Segment Start: Data for this exercise
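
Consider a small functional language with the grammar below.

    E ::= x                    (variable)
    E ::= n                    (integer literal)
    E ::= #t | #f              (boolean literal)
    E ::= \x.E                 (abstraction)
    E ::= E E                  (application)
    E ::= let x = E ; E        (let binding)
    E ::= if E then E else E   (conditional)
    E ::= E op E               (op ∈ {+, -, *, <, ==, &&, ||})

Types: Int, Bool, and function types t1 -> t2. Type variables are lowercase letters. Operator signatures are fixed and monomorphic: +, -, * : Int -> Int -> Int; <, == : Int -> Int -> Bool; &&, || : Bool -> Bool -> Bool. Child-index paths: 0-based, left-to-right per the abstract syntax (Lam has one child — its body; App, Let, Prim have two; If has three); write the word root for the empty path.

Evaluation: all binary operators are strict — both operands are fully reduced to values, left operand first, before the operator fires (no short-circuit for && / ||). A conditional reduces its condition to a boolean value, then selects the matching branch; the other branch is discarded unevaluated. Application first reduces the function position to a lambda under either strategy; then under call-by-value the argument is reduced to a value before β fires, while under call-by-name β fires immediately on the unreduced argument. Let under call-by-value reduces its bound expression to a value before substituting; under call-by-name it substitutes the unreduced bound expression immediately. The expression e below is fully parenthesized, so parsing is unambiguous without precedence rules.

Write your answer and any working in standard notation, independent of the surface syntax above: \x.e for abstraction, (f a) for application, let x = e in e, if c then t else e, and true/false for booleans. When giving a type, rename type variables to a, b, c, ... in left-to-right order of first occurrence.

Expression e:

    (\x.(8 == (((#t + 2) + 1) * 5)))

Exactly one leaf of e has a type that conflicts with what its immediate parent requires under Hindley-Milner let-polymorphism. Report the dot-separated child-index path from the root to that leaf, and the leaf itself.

Answer: 0.1.0.0.0 : true

Trace:
  unify Int ~ Int
  unify Bool ~ Int
  FAIL: mismatch Bool ~ Int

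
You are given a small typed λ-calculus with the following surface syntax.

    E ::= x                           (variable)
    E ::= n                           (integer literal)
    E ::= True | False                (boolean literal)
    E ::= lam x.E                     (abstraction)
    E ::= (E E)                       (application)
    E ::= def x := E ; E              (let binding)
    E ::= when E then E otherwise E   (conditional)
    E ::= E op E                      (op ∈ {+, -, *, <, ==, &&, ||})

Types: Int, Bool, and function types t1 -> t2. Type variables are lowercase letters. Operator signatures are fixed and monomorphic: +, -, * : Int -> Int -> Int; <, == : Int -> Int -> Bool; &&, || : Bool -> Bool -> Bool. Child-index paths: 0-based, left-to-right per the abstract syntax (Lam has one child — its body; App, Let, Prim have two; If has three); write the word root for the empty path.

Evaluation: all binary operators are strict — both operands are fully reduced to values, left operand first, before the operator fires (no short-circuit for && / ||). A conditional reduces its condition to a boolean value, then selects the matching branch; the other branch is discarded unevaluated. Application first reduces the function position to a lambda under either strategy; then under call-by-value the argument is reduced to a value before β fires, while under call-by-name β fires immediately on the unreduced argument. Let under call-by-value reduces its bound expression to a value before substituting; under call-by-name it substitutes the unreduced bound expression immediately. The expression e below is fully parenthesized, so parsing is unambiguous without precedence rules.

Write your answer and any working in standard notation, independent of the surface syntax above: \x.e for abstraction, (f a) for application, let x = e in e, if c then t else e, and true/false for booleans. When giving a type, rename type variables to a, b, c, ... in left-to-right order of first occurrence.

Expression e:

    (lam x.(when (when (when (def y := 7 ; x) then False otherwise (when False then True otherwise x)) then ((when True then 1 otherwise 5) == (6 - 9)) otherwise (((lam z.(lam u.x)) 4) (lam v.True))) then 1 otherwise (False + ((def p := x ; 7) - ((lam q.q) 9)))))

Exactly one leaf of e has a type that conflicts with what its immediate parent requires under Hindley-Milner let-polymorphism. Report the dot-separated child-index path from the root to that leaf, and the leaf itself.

Answer: 0.2.0 : false

Derivation:
let y : Int
x : a
  unify a ~ Bool
  unify Bool ~ Bool
x : Bool
  unify Bool ~ Bool
  unify Bool ~ Bool
  unify Bool ~ Bool
  unify Bool ~ Bool
  unify Int ~ Int
  unify Int ~ Int
  unify Int ~ Int
  unify Int ~ Int
  unify Int ~ Int
x : Bool
\u._ : c -> Bool
\z._ : b -> c -> Bool
  unify b -> c -> Bool ~ Int -> d
  unify b ~ Int
  unify c -> Bool ~ d
_ _ : c -> Bool
\v._ : e -> Bool
  unify c -> Bool ~ (e -> Bool) -> f
  unify c ~ e -> Bool
  unify Bool ~ f
_ _ : Bool
  unify Bool ~ Bool
  unify Bool ~ Bool
  unify Bool ~ Int
  FAIL: mismatch Bool ~ Int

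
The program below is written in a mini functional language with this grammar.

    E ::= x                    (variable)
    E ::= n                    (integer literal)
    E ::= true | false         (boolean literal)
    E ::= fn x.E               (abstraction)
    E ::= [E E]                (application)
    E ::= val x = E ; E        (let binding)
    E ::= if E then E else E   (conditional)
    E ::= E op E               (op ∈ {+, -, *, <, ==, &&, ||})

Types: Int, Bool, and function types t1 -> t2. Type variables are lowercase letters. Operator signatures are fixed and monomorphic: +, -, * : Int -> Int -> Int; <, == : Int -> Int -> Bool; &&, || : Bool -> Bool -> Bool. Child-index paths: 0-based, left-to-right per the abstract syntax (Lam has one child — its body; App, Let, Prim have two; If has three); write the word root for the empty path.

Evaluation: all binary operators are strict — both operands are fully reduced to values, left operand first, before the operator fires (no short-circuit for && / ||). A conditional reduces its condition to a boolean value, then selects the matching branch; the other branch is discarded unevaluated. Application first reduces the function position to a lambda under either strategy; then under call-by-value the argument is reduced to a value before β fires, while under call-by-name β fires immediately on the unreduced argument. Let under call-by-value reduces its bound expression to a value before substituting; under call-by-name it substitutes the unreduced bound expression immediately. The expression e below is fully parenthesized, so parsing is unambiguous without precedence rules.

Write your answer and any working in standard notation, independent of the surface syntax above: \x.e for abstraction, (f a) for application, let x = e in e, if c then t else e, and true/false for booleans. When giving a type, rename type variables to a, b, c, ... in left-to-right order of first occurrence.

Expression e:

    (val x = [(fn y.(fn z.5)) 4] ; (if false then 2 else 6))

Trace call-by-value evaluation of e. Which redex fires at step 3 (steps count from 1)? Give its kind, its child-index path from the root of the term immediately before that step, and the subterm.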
Segment End: Data for this exercise
▶ [Your task] Return every record in full, word for word.

▶ [Exercise answer]
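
Consider a small functional language with the grammar below.

    E ::= x                    (variable)
    E ::= n                    (integer literal)
    E ::= #t | #f              (boolean literal)
    E ::= \x.E                 (abstraction)
    E ::= E E                  (application)
    E ::= let x = E ; E        (let binding)
    E ::= if E then E else E   (conditional)
    E ::= E op E               (op ∈ {+, -, *, <, ==, &&, ||})

Types: Int, Bool, and function types t1 -> t2. Type variables are lowercase letters. Operator signatures are fixed and monomorphic: +, -, * : Int -> Int -> Int; <, == : Int -> Int -> Bool; &&, || : Bool -> Bool -> Bool. Child-index paths: 0-based, left-to-right per the abstract syntax (Lam has one child — its body; App, Let, Prim have two; If has three); write the word root for the empty path.

Evaluation: all binary operators are strict — both operands are fully reduced to values, left operand first, before the operator fires (no short-circuit for && / ||). A conditional reduces its condition to a boolean value, then selects the matching branch; the other branch is discarded unevaluated. Application first reduces the function position to a lambda under either strategy; then under call-by-value the argument is reduced to a value before β fires, while under call-by-name β fires immediately on the unreduced argument. Let under call-by-value reduces its bound expression to a value before substituting; under call-by-name it substitutes the unreduced bound expression immediately. The expression e below is fully parenthesized, so parsing is unambiguous without precedence rules.

Write your answer and any working in standard notation, independent of the surface syntax above: \x.e for abstraction, (f a) for application, let x = e in e, if c then t else e, and true/false for booleans. When giving a type, rename type variables to a, b, c, ... in left-to-right order of first occurrence.

Expression e:

    (\x.(8 == (((#t + 2) + 1) * 5)))

Exactly one leaf of e has a type that conflicts with what its immediate parent requires under Hindley-Milner let-polymorphism. Report the dot-separated child-index path from the root to that leaf, and the leaf itself.

Answer: 0.1.0.0.0 : true

Trace:
  unify Int ~ Int
  unify Bool ~ Int
  FAIL: mismatch Bool ~ Int

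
You are given a small typed λ-calculus with the following surface syntax.

    E ::= x                           (variable)
    E ::= n                           (integer literal)
    E ::= True | False                (boolean literal)
    E ::= lam x.E                     (abstraction)
    E ::= (E E)                       (application)
    E ::= def x := E ; E              (let binding)
    E ::= when E then E otherwise E   (conditional)
    E ::= E op E                      (op ∈ {+, -, *, <, ==, &&, ||})

Types: Int, Bool, and function types t1 -> t2. Type variables are lowercase letters. Operator signatures are fixed and monomorphic: +, -, * : Int -> Int -> Int; <, == : Int -> Int -> Bool; &&, || : Bool -> Bool -> Bool. Child-index paths: 0-based, left-to-right per the abstract syntax (Lam has one child — its body; App, Let, Prim have two; If has three); write the word root for the empty path.

Evaluation: all binary operators are strict — both operands are fully reduced to values, left operand first, before the operator fires (no short-circuit for && / ||). A conditional reduces its condition to a boolean value, then selects the matching branch; the other branch is discarded unevaluated. Application first reduces the function position to a lambda under either strategy; then under call-by-value the argument is reduced to a value before β fires, while under call-by-name β fires immediately on the unreduced argument. Let under call-by-value reduces its bound expression to a value before substituting; under call-by-name it substitutes the unreduced bound expression immediately. The expression e below is fully parenthesized, so parsing is unambiguous without precedence rules.

Write your answer and any working in standard notation, independent of the surface syntax above: \x.e for abstraction, (f a) for application, let x = e in e, if c then t else e, and true/false for booleans. When giving a type, rename type variables to a, b, c, ... in left-to-right order of first occurrence.

Expression e:

    (lam x.(when (when (when (def y := 7 ; x) then False otherwise (when False then True otherwise x)) then ((when True then 1 otherwise 5) == (6 - 9)) otherwise (((lam z.(lam u.x)) 4) (lam v.True))) then 1 otherwise (False + ((def p := x ; 7) - ((lam q.q) 9)))))

Exactly one leaf of e has a type that conflicts with what its immediate parent requires under Hindley-Milner let-polymorphism. Report the dot-separated child-index path from the root to that leaf, and the leaf itself.

Answer: 0.2.0 : false

Derivation:
let y : Int
x : a
  unify a ~ Bool
  unify Bool ~ Bool
x : Bool
  unify Bool ~ Bool
  unify Bool ~ Bool
  unify Bool ~ Bool
  unify Bool ~ Bool
  unify Int ~ Int
  unify Int ~ Int
  unify Int ~ Int
  unify Int ~ Int
  unify Int ~ Int
x : Bool
\u._ : c -> Bool
\z._ : b -> c -> Bool
  unify b -> c -> Bool ~ Int -> d
  unify b ~ Int
  unify c -> Bool ~ d
_ _ : c -> Bool
\v._ : e -> Bool
  unify c -> Bool ~ (e -> Bool) -> f
  unify c ~ e -> Bool
  unify Bool ~ f
_ _ : Bool
  unify Bool ~ Bool
  unify Bool ~ Bool
  unify Bool ~ Int
  FAIL: mismatch Bool ~ Int

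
The program below is written in a mini functional language with this grammar.

    E ::= x                    (variable)
    E ::= n                    (integer literal)
    E ::= true | false         (boolean literal)
    E ::= fn x.E               (abstraction)
    E ::= [E E]                (application)
    E ::= val x = E ; E        (let binding)
    E ::= if E then E else E   (conditional)
    E ::= E op E               (op ∈ {+, -, *, <, ==, &&, ||})

Types: Int, Bool, and function types t1 -> t2. Type variables are lowercase letters. Operator signatures are fixed and monomorphic: +, -, * : Int -> Int -> Int; <, == : Int -> Int -> Bool; &&, || : Bool -> Bool -> Bool. Child-index paths: 0-based, left-to-right per the abstract syntax (Lam has one child — its body; App, Let, Prim have two; If has three); write the word root for the empty path.

Evaluation: all binary operators are strict — both operands are fully reduced to values, left operand first, before the operator fires (no short-circuit for && / ||). A conditional reduces its condition to a boolean value, then selects the matching branch; the other branch is discarded unevaluated. Application first reduces the function position to a lambda under either strategy; then under call-by-value the argument is reduced to a value before β fires, while under call-by-name β fires immediately on the unreduced argument. Let under call-by-value reduces its bound expression to a value before substituting; under call-by-name it substitutes the unreduced bound expression immediately. The expression e below is fully parenthesized, so parsing is unambiguous without precedence rules.

Write your answer and any working in standard notation, independent of the surface syntax above: \x.e for abstraction, (f a) for application, let x = e in e, if c then t else e, and true/false for booleans. When giving a type, rename type variables to a, b, c, ... in left-to-right order of first occurrence.

Expression e:

    (val x = [(fn y.(fn z.5)) 4] ; (if false then 2 else 6))

Trace call-by-value evaluation of e. Which redex fires at step 3 (steps count from 1)? Give its kind, its child-index path from the root of the term immediately before that step, and the subterm.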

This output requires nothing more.